* Problem statement:
Reproduce verbatim the final portion of the material below, from the line containing "Measurements on an" through its last line, and nothing else.
(Beginning of Data to examine)
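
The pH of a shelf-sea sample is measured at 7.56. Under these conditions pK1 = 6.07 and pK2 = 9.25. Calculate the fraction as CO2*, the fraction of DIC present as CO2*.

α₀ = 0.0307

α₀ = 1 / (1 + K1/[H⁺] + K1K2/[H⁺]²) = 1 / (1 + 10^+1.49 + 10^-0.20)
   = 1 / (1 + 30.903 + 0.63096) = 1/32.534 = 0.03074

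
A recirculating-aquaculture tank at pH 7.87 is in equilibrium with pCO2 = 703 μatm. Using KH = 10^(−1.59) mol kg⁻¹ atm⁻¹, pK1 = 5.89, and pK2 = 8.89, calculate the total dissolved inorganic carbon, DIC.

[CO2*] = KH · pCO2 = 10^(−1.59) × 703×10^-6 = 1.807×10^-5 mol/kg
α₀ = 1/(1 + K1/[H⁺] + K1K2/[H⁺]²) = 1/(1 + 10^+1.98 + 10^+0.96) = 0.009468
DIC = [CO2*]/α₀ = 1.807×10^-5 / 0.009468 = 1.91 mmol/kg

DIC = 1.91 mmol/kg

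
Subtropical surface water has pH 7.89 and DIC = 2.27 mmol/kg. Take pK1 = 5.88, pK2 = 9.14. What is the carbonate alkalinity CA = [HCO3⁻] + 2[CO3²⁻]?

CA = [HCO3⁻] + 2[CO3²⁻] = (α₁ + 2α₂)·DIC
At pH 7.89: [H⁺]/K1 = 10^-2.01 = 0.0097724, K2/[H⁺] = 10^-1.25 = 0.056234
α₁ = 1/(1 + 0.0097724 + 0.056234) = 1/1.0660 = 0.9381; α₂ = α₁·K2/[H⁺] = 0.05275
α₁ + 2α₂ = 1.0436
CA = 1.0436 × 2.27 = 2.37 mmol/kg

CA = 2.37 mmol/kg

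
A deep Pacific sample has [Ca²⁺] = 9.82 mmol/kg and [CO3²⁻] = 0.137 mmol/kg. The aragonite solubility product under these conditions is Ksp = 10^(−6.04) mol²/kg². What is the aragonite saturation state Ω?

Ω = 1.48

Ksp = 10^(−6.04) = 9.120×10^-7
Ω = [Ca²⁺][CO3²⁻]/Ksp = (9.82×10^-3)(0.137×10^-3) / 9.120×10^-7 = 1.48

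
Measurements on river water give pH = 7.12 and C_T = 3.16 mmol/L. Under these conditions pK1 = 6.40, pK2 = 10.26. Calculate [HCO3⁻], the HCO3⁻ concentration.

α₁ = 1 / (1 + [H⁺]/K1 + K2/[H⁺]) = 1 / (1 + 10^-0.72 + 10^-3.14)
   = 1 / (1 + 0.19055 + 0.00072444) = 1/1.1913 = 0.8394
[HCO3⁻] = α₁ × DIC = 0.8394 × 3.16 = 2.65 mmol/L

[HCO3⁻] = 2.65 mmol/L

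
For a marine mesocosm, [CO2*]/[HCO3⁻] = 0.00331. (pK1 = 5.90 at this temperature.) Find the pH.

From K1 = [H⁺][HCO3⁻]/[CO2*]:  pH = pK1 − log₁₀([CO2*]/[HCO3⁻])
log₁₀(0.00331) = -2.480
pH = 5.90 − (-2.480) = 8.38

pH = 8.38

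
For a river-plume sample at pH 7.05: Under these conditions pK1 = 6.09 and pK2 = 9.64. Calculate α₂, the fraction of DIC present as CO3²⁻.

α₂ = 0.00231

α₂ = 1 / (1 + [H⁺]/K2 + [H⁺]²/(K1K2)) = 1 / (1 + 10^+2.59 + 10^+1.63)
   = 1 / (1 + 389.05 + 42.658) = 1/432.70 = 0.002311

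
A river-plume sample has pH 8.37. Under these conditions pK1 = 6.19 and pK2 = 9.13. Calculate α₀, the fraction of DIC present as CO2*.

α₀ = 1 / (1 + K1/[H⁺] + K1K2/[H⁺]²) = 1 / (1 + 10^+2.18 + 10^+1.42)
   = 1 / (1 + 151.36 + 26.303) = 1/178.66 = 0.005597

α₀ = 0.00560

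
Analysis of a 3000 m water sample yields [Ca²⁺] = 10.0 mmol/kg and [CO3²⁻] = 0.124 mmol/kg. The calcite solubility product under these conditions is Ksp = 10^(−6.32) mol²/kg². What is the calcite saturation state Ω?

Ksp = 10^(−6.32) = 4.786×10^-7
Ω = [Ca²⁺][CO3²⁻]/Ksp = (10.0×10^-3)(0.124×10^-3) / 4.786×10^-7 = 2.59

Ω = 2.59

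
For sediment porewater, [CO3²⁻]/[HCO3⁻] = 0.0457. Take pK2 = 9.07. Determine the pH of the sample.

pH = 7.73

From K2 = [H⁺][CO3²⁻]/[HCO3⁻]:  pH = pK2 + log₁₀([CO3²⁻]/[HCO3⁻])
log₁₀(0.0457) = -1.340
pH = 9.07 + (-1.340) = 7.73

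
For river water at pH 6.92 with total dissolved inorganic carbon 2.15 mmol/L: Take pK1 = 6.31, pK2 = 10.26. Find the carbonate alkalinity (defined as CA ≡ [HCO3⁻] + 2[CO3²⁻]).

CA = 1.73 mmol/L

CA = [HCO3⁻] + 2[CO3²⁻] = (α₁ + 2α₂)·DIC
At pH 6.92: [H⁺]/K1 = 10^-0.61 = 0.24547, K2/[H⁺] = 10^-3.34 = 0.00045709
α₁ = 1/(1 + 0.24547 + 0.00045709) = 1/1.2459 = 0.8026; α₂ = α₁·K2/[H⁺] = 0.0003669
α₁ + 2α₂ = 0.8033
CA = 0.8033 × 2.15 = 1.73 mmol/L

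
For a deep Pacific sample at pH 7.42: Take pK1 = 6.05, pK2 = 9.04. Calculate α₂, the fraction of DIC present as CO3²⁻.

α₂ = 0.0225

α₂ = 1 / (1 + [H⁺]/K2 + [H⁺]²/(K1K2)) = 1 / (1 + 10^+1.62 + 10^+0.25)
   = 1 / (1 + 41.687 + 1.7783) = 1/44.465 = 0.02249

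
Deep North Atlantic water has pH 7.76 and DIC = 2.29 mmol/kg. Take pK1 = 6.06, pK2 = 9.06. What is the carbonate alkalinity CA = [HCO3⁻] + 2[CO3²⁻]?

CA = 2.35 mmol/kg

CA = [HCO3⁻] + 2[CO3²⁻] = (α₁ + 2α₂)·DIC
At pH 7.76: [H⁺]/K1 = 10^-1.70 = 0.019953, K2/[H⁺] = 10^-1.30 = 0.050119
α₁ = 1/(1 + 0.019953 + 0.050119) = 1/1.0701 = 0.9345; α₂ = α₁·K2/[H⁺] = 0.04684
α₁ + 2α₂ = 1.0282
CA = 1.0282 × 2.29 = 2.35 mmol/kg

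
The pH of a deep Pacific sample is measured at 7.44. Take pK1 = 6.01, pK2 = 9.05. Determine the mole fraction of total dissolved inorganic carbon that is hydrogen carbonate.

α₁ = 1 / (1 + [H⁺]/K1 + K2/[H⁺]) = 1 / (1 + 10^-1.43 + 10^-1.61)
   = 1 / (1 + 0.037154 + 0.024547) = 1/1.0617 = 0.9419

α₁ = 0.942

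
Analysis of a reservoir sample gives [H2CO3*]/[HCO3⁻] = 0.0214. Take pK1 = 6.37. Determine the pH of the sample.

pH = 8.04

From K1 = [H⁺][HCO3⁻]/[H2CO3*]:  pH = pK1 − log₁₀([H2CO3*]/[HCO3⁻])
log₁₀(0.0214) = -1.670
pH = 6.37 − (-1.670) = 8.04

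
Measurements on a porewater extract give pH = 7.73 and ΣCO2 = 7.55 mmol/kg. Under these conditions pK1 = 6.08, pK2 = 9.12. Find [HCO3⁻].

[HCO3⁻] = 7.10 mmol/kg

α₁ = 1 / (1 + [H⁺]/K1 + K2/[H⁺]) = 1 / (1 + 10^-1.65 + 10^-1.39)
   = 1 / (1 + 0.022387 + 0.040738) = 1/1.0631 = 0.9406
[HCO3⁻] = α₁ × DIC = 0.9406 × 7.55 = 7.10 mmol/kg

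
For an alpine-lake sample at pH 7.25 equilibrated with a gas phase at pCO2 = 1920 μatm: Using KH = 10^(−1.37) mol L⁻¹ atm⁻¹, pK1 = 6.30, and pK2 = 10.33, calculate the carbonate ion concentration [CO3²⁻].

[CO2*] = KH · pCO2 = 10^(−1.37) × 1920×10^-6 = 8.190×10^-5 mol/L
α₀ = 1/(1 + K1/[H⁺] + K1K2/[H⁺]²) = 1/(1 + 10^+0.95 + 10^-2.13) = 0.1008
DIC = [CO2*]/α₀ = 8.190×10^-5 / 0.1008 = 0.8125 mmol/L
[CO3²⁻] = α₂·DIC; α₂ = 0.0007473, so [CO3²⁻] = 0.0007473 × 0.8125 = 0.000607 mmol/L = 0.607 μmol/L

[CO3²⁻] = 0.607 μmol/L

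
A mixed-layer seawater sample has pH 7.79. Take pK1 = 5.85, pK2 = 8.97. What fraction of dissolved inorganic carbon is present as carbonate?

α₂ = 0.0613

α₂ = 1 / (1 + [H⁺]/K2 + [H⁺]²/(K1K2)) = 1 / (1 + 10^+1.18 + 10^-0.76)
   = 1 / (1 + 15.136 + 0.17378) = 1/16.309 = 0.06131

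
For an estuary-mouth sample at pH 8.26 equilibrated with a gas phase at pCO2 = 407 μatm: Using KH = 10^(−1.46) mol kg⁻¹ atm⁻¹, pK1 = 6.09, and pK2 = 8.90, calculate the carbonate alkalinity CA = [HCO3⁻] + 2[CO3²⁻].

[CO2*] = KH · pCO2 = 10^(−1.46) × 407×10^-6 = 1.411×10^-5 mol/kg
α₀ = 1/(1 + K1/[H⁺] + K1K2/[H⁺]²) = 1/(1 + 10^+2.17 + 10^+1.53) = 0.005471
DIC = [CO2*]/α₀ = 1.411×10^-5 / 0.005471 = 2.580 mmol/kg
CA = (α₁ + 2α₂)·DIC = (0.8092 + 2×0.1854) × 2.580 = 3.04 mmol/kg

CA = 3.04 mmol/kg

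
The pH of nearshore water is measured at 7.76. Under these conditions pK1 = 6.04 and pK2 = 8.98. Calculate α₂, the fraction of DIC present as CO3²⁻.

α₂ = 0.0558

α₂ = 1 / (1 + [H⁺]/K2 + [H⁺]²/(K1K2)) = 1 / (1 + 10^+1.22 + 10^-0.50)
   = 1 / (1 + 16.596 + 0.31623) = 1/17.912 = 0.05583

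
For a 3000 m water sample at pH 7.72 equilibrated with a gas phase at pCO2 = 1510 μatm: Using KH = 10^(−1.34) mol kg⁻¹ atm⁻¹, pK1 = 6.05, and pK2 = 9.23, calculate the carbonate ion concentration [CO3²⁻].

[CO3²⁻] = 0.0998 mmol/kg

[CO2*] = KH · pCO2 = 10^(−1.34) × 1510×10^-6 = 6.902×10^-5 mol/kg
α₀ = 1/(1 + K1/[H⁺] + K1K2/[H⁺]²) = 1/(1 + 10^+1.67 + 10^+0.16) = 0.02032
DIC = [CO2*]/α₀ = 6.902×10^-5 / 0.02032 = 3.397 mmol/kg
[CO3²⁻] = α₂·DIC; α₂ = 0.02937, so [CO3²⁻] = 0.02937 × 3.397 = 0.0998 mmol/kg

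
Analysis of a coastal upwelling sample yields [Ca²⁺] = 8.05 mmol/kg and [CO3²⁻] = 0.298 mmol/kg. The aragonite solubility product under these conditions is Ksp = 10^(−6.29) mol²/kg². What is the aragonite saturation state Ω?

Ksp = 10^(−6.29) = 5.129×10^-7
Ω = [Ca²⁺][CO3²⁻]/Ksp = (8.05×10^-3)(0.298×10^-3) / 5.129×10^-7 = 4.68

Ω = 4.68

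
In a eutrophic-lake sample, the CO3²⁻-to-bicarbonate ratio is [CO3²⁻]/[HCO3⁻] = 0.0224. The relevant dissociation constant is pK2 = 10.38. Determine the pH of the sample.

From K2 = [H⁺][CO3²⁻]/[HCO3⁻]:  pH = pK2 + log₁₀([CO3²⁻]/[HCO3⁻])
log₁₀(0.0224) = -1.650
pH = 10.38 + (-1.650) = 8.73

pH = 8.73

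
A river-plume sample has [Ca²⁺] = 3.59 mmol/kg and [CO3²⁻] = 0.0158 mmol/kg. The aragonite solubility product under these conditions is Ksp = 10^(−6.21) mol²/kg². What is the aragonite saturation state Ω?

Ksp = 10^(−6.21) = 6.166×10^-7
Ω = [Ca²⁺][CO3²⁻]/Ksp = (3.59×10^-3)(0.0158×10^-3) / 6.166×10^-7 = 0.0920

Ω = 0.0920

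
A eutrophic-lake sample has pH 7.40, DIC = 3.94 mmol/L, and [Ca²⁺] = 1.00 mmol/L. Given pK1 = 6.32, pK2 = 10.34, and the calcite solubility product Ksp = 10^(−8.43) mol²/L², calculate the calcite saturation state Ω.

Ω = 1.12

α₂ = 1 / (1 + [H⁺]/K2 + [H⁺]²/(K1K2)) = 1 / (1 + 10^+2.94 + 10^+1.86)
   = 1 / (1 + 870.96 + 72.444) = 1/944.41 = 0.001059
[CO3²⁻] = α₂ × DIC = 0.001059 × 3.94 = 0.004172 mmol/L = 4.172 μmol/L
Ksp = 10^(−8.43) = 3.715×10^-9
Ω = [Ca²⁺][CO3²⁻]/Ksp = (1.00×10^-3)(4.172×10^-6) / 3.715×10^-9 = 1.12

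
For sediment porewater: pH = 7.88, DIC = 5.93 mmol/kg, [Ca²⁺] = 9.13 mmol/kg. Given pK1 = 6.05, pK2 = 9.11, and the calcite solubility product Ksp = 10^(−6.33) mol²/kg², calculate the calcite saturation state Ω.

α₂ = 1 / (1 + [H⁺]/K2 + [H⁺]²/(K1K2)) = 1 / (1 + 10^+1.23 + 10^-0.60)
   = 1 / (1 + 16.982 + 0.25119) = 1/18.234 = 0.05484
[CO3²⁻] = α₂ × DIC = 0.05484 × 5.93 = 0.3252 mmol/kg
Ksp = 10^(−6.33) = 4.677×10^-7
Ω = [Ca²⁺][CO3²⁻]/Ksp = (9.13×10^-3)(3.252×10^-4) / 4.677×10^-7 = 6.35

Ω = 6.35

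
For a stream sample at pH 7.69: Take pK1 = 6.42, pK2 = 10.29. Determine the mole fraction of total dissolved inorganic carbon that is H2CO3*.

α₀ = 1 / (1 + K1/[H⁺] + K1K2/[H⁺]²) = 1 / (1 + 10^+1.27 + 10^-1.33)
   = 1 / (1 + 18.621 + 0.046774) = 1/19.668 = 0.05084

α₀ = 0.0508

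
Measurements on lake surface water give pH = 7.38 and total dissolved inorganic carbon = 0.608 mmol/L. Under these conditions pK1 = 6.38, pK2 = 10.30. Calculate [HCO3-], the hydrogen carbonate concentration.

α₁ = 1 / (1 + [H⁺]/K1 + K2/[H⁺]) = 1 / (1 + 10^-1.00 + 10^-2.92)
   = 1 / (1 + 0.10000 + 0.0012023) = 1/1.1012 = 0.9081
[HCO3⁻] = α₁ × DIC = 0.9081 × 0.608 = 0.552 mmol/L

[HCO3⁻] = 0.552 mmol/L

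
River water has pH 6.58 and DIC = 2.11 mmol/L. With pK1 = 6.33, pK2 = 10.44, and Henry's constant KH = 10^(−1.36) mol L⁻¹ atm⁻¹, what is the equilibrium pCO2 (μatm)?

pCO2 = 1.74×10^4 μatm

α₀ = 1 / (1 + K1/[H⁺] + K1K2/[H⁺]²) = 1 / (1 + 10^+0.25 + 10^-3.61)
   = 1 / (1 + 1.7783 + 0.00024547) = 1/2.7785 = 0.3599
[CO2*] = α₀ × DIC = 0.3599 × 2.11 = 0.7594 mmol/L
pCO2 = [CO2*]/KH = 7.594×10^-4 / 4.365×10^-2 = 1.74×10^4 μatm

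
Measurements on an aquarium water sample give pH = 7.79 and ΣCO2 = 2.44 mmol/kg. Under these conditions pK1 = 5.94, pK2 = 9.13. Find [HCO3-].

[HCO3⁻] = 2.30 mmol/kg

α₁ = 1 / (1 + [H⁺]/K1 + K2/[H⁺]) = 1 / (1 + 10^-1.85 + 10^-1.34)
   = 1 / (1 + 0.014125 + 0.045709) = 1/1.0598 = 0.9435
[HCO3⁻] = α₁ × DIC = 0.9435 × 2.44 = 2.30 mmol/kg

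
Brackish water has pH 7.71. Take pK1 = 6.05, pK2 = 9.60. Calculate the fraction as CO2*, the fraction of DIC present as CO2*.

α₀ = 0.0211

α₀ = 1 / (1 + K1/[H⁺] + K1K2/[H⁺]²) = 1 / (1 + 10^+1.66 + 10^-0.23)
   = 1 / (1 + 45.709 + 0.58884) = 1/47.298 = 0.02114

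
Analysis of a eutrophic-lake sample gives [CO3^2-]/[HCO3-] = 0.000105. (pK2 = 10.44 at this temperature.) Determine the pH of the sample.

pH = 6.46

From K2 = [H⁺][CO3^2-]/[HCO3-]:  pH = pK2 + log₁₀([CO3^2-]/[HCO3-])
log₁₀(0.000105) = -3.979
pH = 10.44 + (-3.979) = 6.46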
(End of Data to examine)
* Your solution:
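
Measurements on an aquarium water sample give pH = 7.79 and ΣCO2 = 2.44 mmol/kg. Under these conditions pK1 = 5.94, pK2 = 9.13. Find [HCO3-].

[HCO3⁻] = 2.30 mmol/kg

α₁ = 1 / (1 + [H⁺]/K1 + K2/[H⁺]) = 1 / (1 + 10^-1.85 + 10^-1.34)
   = 1 / (1 + 0.014125 + 0.045709) = 1/1.0598 = 0.9435
[HCO3⁻] = α₁ × DIC = 0.9435 × 2.44 = 2.30 mmol/kg

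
Brackish water has pH 7.71. Take pK1 = 6.05, pK2 = 9.60. Calculate the fraction as CO2*, the fraction of DIC present as CO2*.

α₀ = 0.0211

α₀ = 1 / (1 + K1/[H⁺] + K1K2/[H⁺]²) = 1 / (1 + 10^+1.66 + 10^-0.23)
   = 1 / (1 + 45.709 + 0.58884) = 1/47.298 = 0.02114

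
Analysis of a eutrophic-lake sample gives [CO3^2-]/[HCO3-] = 0.000105. (pK2 = 10.44 at this temperature.) Determine the pH of the sample.

pH = 6.46

From K2 = [H⁺][CO3^2-]/[HCO3-]:  pH = pK2 + log₁₀([CO3^2-]/[HCO3-])
log₁₀(0.000105) = -3.979
pH = 10.44 + (-3.979) = 6.46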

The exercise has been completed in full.